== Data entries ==
☆ ☆ ☆
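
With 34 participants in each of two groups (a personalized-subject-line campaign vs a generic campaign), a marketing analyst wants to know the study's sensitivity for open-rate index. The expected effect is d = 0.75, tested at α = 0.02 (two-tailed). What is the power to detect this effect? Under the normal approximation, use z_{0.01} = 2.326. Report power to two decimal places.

power ≈ 0.78

For two equal groups, power = Φ(d·√(n/2) − z_{α/2}).
d·√(n/2) = 0.75 × √(34/2) = 0.75 × 4.123 = 3.092.
z_β = 3.092 − 2.326 = 0.766.
Power = Φ(0.766) = 0.778.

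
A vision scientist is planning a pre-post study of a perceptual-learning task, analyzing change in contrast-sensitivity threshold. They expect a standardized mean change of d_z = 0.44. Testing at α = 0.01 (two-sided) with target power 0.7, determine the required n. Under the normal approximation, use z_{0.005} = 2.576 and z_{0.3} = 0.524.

For a paired (one-sample on differences) test: n = ((z_{α/2} + z_β) / d)².
z_{α/2} + z_β = 2.576 + 0.524 = 3.100.
n = (3.100 / 0.44)² = 7.045² = 49.64.
Round up.

n = 50 pairs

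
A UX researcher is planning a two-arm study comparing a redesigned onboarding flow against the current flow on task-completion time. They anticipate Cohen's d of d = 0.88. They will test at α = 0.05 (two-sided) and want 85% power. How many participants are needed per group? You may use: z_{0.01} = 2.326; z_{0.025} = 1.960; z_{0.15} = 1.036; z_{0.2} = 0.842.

For two independent groups with equal n: n = 2·((z_{α/2} + z_β) / d)².
z_{α/2} + z_β = 1.960 + 1.036 = 2.996.
n = 2 × (2.996 / 0.88)² = 2 × 3.405² = 2 × 11.59 = 23.2.
Round up to the next whole participant.

n = 24 per group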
☆ ☆ ☆
== Exercise objective ==
Every entry should be reproduced word for word.

== Task solution ==
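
With 34 participants in each of two groups (a personalized-subject-line campaign vs a generic campaign), a marketing analyst wants to know the study's sensitivity for open-rate index. The expected effect is d = 0.75, tested at α = 0.02 (two-tailed). What is the power to detect this effect? Under the normal approximation, use z_{0.01} = 2.326. Report power to two decimal places.

power ≈ 0.78

For two equal groups, power = Φ(d·√(n/2) − z_{α/2}).
d·√(n/2) = 0.75 × √(34/2) = 0.75 × 4.123 = 3.092.
z_β = 3.092 − 2.326 = 0.766.
Power = Φ(0.766) = 0.778.

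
A vision scientist is planning a pre-post study of a perceptual-learning task, analyzing change in contrast-sensitivity threshold. They expect a standardized mean change of d_z = 0.44. Testing at α = 0.01 (two-sided) with target power 0.7, determine the required n. Under the normal approximation, use z_{0.005} = 2.576 and z_{0.3} = 0.524.

For a paired (one-sample on differences) test: n = ((z_{α/2} + z_β) / d)².
z_{α/2} + z_β = 2.576 + 0.524 = 3.100.
n = (3.100 / 0.44)² = 7.045² = 49.64.
Round up.

n = 50 pairs

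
A UX researcher is planning a two-arm study comparing a redesigned onboarding flow against the current flow on task-completion time. They anticipate Cohen's d of d = 0.88. They will test at α = 0.05 (two-sided) and want 85% power. How many participants are needed per group? You may use: z_{0.01} = 2.326; z_{0.025} = 1.960; z_{0.15} = 1.036; z_{0.2} = 0.842.

For two independent groups with equal n: n = 2·((z_{α/2} + z_β) / d)².
z_{α/2} + z_β = 1.960 + 1.036 = 2.996.
n = 2 × (2.996 / 0.88)² = 2 × 3.405² = 2 × 11.59 = 23.2.
Round up to the next whole participant.

n = 24 per group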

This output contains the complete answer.